Input material below:

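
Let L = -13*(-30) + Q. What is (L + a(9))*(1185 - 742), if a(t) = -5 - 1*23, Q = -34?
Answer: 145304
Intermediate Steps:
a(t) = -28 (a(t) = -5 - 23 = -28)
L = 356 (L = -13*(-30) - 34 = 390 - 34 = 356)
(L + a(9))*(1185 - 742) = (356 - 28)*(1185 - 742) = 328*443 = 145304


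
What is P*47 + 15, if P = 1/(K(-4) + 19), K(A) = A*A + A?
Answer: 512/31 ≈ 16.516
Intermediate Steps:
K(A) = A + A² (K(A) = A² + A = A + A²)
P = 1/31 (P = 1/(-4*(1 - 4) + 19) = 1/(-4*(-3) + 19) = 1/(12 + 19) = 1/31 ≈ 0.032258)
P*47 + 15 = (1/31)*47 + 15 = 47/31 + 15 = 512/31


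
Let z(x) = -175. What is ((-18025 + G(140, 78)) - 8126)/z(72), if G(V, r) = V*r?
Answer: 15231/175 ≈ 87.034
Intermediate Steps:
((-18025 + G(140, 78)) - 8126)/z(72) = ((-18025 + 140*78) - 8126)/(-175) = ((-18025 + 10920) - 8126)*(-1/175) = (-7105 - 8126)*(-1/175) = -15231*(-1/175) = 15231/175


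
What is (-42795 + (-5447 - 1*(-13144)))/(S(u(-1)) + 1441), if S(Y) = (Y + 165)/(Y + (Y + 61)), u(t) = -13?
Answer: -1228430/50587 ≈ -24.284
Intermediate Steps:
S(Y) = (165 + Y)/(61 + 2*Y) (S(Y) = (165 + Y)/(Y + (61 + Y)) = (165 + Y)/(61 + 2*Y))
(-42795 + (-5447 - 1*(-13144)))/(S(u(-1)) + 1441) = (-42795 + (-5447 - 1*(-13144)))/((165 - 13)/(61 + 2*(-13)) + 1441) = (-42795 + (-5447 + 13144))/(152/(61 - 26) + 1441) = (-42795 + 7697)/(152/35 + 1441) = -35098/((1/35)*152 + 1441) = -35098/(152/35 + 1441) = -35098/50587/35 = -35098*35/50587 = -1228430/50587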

End of Input material.
Input material below:

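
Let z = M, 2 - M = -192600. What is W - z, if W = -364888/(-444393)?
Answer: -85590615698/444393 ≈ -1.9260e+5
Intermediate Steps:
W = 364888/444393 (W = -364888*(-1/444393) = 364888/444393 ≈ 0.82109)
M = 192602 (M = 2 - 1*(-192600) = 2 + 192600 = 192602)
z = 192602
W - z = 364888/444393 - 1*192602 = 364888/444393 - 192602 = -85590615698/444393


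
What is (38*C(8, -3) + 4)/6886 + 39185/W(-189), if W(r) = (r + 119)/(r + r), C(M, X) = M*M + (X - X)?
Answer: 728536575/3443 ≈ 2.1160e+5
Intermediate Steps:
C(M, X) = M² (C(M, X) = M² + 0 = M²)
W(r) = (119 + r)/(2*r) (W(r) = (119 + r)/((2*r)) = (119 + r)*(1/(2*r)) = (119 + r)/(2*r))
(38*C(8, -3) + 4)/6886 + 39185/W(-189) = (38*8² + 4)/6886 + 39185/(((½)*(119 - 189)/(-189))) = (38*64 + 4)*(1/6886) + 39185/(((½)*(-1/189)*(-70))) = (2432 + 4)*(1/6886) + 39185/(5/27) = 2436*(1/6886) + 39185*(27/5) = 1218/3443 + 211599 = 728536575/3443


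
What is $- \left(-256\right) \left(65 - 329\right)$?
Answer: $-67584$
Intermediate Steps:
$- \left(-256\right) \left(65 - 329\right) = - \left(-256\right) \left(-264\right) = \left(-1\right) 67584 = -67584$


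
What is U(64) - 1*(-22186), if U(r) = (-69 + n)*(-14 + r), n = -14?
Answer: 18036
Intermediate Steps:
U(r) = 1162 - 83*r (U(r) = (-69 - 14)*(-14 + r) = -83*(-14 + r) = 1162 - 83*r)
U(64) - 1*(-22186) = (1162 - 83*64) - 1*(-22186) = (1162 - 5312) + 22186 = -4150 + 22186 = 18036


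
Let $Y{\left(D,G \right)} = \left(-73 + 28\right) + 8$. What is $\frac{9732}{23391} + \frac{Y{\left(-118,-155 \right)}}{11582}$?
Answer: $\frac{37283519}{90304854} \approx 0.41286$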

End of Input material.

• [Problem description] Find the line with "Let L = -13*(-30)" in the material above. Reproduce it and each line after it up to and including the line with "Answer: 512/31 ≈ 16.516".

• [Problem solution]
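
Let L = -13*(-30) + Q. What is (L + a(9))*(1185 - 742), if a(t) = -5 - 1*23, Q = -34?
Answer: 145304
Intermediate Steps:
a(t) = -28 (a(t) = -5 - 23 = -28)
L = 356 (L = -13*(-30) - 34 = 390 - 34 = 356)
(L + a(9))*(1185 - 742) = (356 - 28)*(1185 - 742) = 328*443 = 145304


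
What is P*47 + 15, if P = 1/(K(-4) + 19), K(A) = A*A + A?
Answer: 512/31 ≈ 16.516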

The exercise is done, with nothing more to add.